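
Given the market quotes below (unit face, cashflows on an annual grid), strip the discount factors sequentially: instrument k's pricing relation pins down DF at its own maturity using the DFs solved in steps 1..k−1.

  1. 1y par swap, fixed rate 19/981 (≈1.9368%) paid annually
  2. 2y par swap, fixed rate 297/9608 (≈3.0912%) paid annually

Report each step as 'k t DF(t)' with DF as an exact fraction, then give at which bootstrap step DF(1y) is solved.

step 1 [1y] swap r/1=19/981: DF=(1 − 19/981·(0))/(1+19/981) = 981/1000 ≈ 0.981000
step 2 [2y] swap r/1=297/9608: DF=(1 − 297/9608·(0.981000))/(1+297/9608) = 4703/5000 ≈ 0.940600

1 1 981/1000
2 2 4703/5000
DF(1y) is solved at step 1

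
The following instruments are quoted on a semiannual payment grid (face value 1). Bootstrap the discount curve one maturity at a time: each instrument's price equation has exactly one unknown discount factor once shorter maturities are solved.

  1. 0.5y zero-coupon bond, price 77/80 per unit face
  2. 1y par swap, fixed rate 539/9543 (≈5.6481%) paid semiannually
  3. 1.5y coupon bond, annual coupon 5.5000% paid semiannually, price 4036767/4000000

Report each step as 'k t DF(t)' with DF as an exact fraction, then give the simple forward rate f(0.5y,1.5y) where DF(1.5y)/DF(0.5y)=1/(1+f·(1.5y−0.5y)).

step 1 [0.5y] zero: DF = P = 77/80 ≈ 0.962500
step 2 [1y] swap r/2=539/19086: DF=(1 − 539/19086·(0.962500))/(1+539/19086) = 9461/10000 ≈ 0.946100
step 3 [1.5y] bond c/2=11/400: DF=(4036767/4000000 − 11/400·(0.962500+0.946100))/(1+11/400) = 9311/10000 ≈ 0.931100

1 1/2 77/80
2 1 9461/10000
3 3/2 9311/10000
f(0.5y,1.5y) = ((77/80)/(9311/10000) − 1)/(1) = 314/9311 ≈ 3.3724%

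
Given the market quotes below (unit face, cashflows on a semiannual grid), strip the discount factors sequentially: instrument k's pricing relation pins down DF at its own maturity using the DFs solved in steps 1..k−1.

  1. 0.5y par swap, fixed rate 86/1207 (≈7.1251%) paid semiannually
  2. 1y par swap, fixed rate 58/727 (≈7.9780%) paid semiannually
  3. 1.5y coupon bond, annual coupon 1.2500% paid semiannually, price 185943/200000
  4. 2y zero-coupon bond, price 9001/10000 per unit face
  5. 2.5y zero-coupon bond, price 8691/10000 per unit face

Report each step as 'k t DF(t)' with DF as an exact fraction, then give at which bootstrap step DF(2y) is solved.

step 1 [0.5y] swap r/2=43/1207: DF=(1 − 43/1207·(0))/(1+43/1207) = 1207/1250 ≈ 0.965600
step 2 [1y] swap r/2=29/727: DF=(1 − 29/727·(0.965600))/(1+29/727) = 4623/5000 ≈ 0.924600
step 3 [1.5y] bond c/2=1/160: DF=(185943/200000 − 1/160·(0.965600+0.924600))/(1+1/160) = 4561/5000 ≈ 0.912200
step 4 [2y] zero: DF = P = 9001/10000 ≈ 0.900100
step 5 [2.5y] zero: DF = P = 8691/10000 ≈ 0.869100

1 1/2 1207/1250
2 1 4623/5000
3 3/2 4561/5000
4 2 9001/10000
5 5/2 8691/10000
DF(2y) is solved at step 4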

==

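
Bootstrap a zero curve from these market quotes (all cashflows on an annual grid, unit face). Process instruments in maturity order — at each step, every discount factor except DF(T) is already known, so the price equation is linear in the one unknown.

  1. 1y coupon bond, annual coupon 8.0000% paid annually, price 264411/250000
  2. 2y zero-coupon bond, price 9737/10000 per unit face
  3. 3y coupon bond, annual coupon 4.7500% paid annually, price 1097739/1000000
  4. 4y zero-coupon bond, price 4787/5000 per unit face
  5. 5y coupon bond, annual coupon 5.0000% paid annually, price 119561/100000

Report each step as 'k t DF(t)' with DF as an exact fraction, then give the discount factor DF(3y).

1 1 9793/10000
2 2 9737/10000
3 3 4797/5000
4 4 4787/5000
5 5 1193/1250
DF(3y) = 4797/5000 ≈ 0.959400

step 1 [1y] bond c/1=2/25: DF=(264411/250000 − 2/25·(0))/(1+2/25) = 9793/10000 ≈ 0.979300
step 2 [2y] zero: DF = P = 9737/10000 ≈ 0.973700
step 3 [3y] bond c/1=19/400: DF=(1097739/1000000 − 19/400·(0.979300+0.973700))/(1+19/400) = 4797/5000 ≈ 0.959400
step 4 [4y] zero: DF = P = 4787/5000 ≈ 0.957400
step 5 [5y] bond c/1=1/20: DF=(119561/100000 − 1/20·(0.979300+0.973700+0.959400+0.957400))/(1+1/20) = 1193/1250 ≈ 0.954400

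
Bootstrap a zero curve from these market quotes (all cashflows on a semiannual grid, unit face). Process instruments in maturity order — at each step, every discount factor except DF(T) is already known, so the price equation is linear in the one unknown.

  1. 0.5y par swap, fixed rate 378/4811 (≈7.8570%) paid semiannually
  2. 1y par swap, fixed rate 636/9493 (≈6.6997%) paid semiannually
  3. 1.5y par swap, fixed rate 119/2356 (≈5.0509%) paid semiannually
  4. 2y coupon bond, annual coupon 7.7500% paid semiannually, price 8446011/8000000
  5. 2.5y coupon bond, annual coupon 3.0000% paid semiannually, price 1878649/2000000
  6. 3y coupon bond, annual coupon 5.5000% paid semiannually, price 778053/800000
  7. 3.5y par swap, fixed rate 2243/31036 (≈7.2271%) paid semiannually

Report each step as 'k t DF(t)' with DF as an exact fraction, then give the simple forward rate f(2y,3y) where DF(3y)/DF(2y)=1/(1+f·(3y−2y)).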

* * *

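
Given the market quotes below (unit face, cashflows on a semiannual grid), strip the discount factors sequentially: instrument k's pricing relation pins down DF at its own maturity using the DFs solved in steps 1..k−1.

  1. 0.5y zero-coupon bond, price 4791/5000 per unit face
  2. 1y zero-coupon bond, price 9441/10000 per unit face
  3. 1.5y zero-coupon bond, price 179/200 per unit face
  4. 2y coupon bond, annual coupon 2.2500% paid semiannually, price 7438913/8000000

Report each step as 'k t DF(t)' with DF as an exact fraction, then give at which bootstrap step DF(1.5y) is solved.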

### Directions:
Lines above with the string "these" need to be found and copied.

### Solution to this problem:
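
Bootstrap a zero curve from these market quotes (all cashflows on an annual grid, unit face). Process instruments in maturity order — at each step, every discount factor except DF(T) is already known, so the price equation is linear in the one unknown.
Bootstrap a zero curve from these market quotes (all cashflows on a semiannual grid, unit face). Process instruments in maturity order — at each step, every discount factor except DF(T) is already known, so the price equation is linear in the one unknown.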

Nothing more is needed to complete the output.